**Provided records:**

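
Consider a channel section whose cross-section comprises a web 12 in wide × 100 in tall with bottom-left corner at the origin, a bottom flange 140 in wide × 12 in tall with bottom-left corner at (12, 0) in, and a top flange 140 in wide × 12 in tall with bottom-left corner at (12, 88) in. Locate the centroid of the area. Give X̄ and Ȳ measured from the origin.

Part | A | x̄ᵢ | ȳᵢ | A·x̄ᵢ | A·ȳᵢ
web | 1200.00 | 6.00 | 50.00 | 7200.00 | 60000.00
bottom flange | 1680.00 | 82.00 | 6.00 | 137760.00 | 10080.00
top flange | 1680.00 | 82.00 | 94.00 | 137760.00 | 157920.00
Σ | 4560.00 |  |  | 282720.00 | 228000.00
X̄ = 282720.00 / 4560.00 = 62.00 in
Ȳ = 228000.00 / 4560.00 = 50.00 in

X̄ = 62.00 in, Ȳ = 50.00 in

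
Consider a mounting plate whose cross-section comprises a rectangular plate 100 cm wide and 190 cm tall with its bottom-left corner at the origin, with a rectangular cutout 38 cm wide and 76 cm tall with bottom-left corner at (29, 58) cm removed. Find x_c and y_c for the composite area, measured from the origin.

plate: A = 100 × 190 = 19000.00, centroid at (50.00, 95.00).
hole: A = −(38 × 76) = -2888.00, centroid at (48.00, 96.00).
ΣA = 16112.00 cm²
ΣAx_c = (19000.00)(50.00) + (-2888.00)(48.00) = 811376.00 cm³
ΣAy_c = (19000.00)(95.00) + (-2888.00)(96.00) = 1527752.00 cm³
x_c = 811376.00 / 16112.00 = 50.36 cm
y_c = 1527752.00 / 16112.00 = 94.82 cm

x_c = 50.36 cm, y_c = 94.82 cm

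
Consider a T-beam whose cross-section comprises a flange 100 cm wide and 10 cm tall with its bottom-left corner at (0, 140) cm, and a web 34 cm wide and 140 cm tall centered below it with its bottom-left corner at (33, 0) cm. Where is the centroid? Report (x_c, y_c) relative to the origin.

x_c = 50.00 cm, y_c = 83.02 cm

Part | A | x̄ᵢ | ȳᵢ | A·x̄ᵢ | A·ȳᵢ
web | 4760.00 | 50.00 | 70.00 | 238000.00 | 333200.00
flange | 1000.00 | 50.00 | 145.00 | 50000.00 | 145000.00
Σ | 5760.00 |  |  | 288000.00 | 478200.00
x_c = 288000.00 / 5760.00 = 50.00 cm
y_c = 478200.00 / 5760.00 = 83.02 cm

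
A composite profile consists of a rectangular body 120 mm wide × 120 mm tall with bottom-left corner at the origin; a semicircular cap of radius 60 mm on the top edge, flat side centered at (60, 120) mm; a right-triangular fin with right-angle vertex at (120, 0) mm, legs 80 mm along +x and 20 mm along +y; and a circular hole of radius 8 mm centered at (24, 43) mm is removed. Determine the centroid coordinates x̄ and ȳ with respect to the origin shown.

Part | A | x̄ᵢ | ȳᵢ | A·x̄ᵢ | A·ȳᵢ
rectangular body | 14400.00 | 60.00 | 60.00 | 864000.00 | 864000.00
semicircular top | 5654.87 | 60.00 | 145.46 | 339292.01 | 822584.01
triangular fin | 800.00 | 146.67 | 6.67 | 117333.33 | 5333.33
hole | -201.06 | 24.00 | 43.00 | -4825.49 | -8645.66
Σ | 20653.80 |  |  | 1315799.85 | 1683271.68
x̄ = 1315799.85 / 20653.80 = 63.71 mm
ȳ = 1683271.68 / 20653.80 = 81.50 mm

x̄ = 63.71 mm, ȳ = 81.50 mm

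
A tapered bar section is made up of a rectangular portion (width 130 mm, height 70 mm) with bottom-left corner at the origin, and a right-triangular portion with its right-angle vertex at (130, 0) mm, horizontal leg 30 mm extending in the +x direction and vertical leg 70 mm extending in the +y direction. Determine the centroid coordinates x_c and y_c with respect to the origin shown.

x_c = 72.76 mm, y_c = 33.79 mm

Part | A | x̄ᵢ | ȳᵢ | A·x̄ᵢ | A·ȳᵢ
rectangular portion | 9100.00 | 65.00 | 35.00 | 591500.00 | 318500.00
triangular portion | 1050.00 | 140.00 | 23.33 | 147000.00 | 24500.00
Σ | 10150.00 |  |  | 738500.00 | 343000.00
x_c = 738500.00 / 10150.00 = 72.76 mm
y_c = 343000.00 / 10150.00 = 33.79 mm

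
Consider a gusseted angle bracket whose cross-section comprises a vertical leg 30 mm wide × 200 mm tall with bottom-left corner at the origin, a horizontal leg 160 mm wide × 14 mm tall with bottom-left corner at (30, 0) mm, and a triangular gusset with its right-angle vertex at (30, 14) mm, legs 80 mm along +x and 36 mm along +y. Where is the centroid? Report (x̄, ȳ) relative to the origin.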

**Task objective:**
Write the whole of the material out again, exactly.

**Answer to the exercise:**
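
Consider a channel section whose cross-section comprises a web 12 in wide × 100 in tall with bottom-left corner at the origin, a bottom flange 140 in wide × 12 in tall with bottom-left corner at (12, 0) in, and a top flange 140 in wide × 12 in tall with bottom-left corner at (12, 88) in. Locate the centroid of the area. Give X̄ and Ȳ measured from the origin.

Part | A | x̄ᵢ | ȳᵢ | A·x̄ᵢ | A·ȳᵢ
web | 1200.00 | 6.00 | 50.00 | 7200.00 | 60000.00
bottom flange | 1680.00 | 82.00 | 6.00 | 137760.00 | 10080.00
top flange | 1680.00 | 82.00 | 94.00 | 137760.00 | 157920.00
Σ | 4560.00 |  |  | 282720.00 | 228000.00
X̄ = 282720.00 / 4560.00 = 62.00 in
Ȳ = 228000.00 / 4560.00 = 50.00 in

X̄ = 62.00 in, Ȳ = 50.00 in

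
Consider a mounting plate whose cross-section comprises a rectangular plate 100 cm wide and 190 cm tall with its bottom-left corner at the origin, with a rectangular cutout 38 cm wide and 76 cm tall with bottom-left corner at (29, 58) cm removed. Find x_c and y_c for the composite area, measured from the origin.

plate: A = 100 × 190 = 19000.00, centroid at (50.00, 95.00).
hole: A = −(38 × 76) = -2888.00, centroid at (48.00, 96.00).
ΣA = 16112.00 cm²
ΣAx_c = (19000.00)(50.00) + (-2888.00)(48.00) = 811376.00 cm³
ΣAy_c = (19000.00)(95.00) + (-2888.00)(96.00) = 1527752.00 cm³
x_c = 811376.00 / 16112.00 = 50.36 cm
y_c = 1527752.00 / 16112.00 = 94.82 cm

x_c = 50.36 cm, y_c = 94.82 cm

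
Consider a T-beam whose cross-section comprises a flange 100 cm wide and 10 cm tall with its bottom-left corner at (0, 140) cm, and a web 34 cm wide and 140 cm tall centered below it with its bottom-left corner at (33, 0) cm. Where is the centroid? Report (x_c, y_c) relative to the origin.

x_c = 50.00 cm, y_c = 83.02 cm

Part | A | x̄ᵢ | ȳᵢ | A·x̄ᵢ | A·ȳᵢ
web | 4760.00 | 50.00 | 70.00 | 238000.00 | 333200.00
flange | 1000.00 | 50.00 | 145.00 | 50000.00 | 145000.00
Σ | 5760.00 |  |  | 288000.00 | 478200.00
x_c = 288000.00 / 5760.00 = 50.00 cm
y_c = 478200.00 / 5760.00 = 83.02 cm

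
A composite profile consists of a rectangular body 120 mm wide × 120 mm tall with bottom-left corner at the origin; a semicircular cap of radius 60 mm on the top edge, flat side centered at (60, 120) mm; a right-triangular fin with right-angle vertex at (120, 0) mm, legs 80 mm along +x and 20 mm along +y; and a circular hole of radius 8 mm centered at (24, 43) mm is removed. Determine the centroid coordinates x̄ and ȳ with respect to the origin shown.

Part | A | x̄ᵢ | ȳᵢ | A·x̄ᵢ | A·ȳᵢ
rectangular body | 14400.00 | 60.00 | 60.00 | 864000.00 | 864000.00
semicircular top | 5654.87 | 60.00 | 145.46 | 339292.01 | 822584.01
triangular fin | 800.00 | 146.67 | 6.67 | 117333.33 | 5333.33
hole | -201.06 | 24.00 | 43.00 | -4825.49 | -8645.66
Σ | 20653.80 |  |  | 1315799.85 | 1683271.68
x̄ = 1315799.85 / 20653.80 = 63.71 mm
ȳ = 1683271.68 / 20653.80 = 81.50 mm

x̄ = 63.71 mm, ȳ = 81.50 mm

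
A tapered bar section is made up of a rectangular portion (width 130 mm, height 70 mm) with bottom-left corner at the origin, and a right-triangular portion with its right-angle vertex at (130, 0) mm, horizontal leg 30 mm extending in the +x direction and vertical leg 70 mm extending in the +y direction. Determine the centroid coordinates x_c and y_c with respect to the origin shown.

x_c = 72.76 mm, y_c = 33.79 mm

Part | A | x̄ᵢ | ȳᵢ | A·x̄ᵢ | A·ȳᵢ
rectangular portion | 9100.00 | 65.00 | 35.00 | 591500.00 | 318500.00
triangular portion | 1050.00 | 140.00 | 23.33 | 147000.00 | 24500.00
Σ | 10150.00 |  |  | 738500.00 | 343000.00
x_c = 738500.00 / 10150.00 = 72.76 mm
y_c = 343000.00 / 10150.00 = 33.79 mm

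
Consider a gusseted angle bracket whose cross-section comprises a vertical leg 30 mm wide × 200 mm tall with bottom-left corner at the origin, a horizontal leg 160 mm wide × 14 mm tall with bottom-left corner at (30, 0) mm, and a triangular gusset with its right-angle vertex at (30, 14) mm, legs 80 mm along +x and 36 mm along +y. Where is the centroid? Report (x̄, ȳ) relative to the origin.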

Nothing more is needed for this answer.